## RECORDS
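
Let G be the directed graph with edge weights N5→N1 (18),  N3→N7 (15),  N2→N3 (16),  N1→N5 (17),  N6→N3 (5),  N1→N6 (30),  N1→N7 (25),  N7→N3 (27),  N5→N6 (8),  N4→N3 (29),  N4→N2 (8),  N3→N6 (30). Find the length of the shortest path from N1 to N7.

25

Candidate routes:
N1 → N7: 25
N1 → N5 → N6 → N3 → N7: 17 + 8 + 5 + 15 = 45
N1 → N6 → N3 → N7: 30 + 5 + 15 = 50
The minimum is 25.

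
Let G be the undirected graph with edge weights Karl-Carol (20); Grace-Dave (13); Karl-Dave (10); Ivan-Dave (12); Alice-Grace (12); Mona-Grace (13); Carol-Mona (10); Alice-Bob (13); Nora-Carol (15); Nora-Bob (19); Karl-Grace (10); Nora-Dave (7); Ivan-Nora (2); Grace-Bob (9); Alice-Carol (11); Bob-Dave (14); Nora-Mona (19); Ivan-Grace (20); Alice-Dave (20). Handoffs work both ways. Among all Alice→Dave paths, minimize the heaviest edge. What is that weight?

12

A few of the Alice→Dave routes:
Alice - Grace - Karl - Dave: max(12, 10, 10) = 12
Alice - Bob - Grace - Dave: max(13, 9, 13) = 13
Alice - Bob - Grace - Karl - Dave: max(13, 9, 10, 10) = 13
The minimum achievable maximum is 12.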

## EXERCISE DESCRIPTION
Please output the full listing, keeping every character the same.

## RESULT BELOW
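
Let G be the directed graph with edge weights N5→N1 (18),  N3→N7 (15),  N2→N3 (16),  N1→N5 (17),  N6→N3 (5),  N1→N6 (30),  N1→N7 (25),  N7→N3 (27),  N5→N6 (8),  N4→N3 (29),  N4→N2 (8),  N3→N6 (30). Find the length of the shortest path from N1 to N7.

25

Candidate routes:
N1 → N7: 25
N1 → N5 → N6 → N3 → N7: 17 + 8 + 5 + 15 = 45
N1 → N6 → N3 → N7: 30 + 5 + 15 = 50
The minimum is 25.

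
Let G be the undirected graph with edge weights Karl-Carol (20); Grace-Dave (13); Karl-Dave (10); Ivan-Dave (12); Alice-Grace (12); Mona-Grace (13); Carol-Mona (10); Alice-Bob (13); Nora-Carol (15); Nora-Bob (19); Karl-Grace (10); Nora-Dave (7); Ivan-Nora (2); Grace-Bob (9); Alice-Carol (11); Bob-Dave (14); Nora-Mona (19); Ivan-Grace (20); Alice-Dave (20). Handoffs work both ways. Among all Alice→Dave paths, minimize the heaviest edge. What is that weight?

12

A few of the Alice→Dave routes:
Alice - Grace - Karl - Dave: max(12, 10, 10) = 12
Alice - Bob - Grace - Dave: max(13, 9, 13) = 13
Alice - Bob - Grace - Karl - Dave: max(13, 9, 10, 10) = 13
The minimum achievable maximum is 12.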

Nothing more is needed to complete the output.